• Task statement
Filter the material, keeping only lines with the word "whether".

• Data to use
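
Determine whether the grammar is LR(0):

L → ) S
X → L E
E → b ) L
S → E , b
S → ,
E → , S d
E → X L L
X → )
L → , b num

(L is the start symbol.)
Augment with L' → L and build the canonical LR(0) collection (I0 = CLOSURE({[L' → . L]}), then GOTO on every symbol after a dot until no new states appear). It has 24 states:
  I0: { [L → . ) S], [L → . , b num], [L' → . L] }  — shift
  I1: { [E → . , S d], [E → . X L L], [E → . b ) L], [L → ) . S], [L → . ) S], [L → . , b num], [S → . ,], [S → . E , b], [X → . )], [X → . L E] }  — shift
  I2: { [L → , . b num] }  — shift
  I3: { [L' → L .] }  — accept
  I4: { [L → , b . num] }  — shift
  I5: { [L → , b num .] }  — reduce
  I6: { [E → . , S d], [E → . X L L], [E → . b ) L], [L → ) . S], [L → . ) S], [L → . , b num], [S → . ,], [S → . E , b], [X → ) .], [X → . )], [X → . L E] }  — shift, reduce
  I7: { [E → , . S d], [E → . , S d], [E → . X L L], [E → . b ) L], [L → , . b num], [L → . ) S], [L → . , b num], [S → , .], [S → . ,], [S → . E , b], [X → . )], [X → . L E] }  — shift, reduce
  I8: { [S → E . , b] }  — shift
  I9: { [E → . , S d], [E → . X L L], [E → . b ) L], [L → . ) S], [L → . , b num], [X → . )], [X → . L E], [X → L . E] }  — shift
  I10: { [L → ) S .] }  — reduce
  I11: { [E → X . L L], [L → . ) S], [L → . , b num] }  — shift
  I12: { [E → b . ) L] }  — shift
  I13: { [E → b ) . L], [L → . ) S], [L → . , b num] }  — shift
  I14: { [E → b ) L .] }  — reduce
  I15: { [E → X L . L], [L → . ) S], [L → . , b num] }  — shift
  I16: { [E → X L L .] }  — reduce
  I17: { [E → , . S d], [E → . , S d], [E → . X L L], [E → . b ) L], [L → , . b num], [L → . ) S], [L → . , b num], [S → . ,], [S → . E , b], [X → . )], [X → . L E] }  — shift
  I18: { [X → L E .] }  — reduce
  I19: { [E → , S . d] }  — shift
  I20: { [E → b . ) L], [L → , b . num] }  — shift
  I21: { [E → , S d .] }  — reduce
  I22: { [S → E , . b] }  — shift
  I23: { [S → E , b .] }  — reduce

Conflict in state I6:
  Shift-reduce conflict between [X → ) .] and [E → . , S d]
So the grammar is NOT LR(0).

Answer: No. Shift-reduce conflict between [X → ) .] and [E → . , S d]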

* * *

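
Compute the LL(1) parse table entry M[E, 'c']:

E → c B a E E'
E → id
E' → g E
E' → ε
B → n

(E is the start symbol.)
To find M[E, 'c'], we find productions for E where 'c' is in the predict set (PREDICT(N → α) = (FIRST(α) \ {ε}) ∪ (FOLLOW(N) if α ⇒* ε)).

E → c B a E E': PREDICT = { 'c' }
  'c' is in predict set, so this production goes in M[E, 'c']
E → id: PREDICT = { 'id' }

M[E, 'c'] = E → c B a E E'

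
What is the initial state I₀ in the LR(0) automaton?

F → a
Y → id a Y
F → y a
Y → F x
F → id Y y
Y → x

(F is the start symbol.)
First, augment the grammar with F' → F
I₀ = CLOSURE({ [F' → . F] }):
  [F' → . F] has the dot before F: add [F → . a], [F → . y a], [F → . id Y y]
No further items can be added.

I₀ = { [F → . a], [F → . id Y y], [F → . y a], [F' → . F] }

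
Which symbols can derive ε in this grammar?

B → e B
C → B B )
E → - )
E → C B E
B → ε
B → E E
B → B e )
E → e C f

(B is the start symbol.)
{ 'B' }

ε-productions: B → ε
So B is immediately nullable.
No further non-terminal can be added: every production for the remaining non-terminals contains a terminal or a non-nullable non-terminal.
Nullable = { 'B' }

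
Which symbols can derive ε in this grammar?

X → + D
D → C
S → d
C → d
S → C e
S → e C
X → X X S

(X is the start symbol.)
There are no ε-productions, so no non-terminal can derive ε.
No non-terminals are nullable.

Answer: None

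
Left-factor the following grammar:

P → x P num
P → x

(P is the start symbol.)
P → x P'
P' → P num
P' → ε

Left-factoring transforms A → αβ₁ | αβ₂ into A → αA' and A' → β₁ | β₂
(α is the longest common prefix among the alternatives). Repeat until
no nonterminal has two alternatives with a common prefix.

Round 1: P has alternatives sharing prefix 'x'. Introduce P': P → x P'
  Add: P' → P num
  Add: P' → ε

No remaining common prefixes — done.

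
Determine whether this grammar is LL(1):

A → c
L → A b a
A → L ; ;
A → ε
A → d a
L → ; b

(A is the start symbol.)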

* * *

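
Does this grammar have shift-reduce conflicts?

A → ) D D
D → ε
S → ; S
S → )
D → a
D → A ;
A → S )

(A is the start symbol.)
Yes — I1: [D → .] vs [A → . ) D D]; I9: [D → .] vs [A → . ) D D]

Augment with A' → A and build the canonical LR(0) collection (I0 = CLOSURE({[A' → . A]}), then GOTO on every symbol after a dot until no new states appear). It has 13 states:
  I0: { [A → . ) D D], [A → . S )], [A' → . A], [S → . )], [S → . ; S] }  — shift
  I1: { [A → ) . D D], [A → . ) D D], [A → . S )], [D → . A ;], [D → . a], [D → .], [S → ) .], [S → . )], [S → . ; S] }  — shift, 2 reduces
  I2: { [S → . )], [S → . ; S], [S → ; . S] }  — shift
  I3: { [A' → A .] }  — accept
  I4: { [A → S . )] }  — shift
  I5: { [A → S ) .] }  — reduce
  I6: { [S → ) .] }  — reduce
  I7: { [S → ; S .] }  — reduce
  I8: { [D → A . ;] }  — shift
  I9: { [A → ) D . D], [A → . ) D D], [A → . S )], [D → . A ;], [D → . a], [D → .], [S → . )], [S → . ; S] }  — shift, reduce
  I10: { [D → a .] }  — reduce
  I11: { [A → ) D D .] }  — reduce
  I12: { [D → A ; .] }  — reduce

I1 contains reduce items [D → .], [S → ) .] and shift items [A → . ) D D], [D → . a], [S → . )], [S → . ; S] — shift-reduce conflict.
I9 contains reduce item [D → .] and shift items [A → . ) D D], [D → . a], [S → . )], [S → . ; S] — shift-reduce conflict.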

• Answer to this problem
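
Determine whether the grammar is LR(0):
Determine whether this grammar is LL(1):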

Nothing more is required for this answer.